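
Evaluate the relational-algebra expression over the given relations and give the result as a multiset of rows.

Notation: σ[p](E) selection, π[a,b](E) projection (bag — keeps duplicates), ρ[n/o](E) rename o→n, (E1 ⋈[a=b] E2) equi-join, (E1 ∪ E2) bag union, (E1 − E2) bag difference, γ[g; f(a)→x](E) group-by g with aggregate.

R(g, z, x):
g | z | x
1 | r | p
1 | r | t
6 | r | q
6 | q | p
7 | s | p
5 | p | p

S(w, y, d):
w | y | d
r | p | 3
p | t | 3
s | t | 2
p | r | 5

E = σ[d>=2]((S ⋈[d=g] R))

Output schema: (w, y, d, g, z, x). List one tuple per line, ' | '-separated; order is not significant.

Per-node cardinality:
  S → 4
  R → 6
  (S ⋈[d=g] R) → 1
  σ[d>=2]((S ⋈[d=g] R)) → 1

== RESULT ==
w | y | d | g | z | x
p | r | 5 | 5 | p | p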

===============

▶ [Problem description] Copying begins at the line that holds "Output schema: (w, y, d, g, z, x)." and ends at the last line of the data above, with both included and each line kept exactly.

▶ [Written solution]
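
Output schema: (w, y, d, g, z, x). List one tuple per line, ' | '-separated; order is not significant.

Per-node cardinality:
  S → 4
  R → 6
  (S ⋈[d=g] R) → 1
  σ[d>=2]((S ⋈[d=g] R)) → 1

== RESULT ==
w | y | d | g | z | x
p | r | 5 | 5 | p | p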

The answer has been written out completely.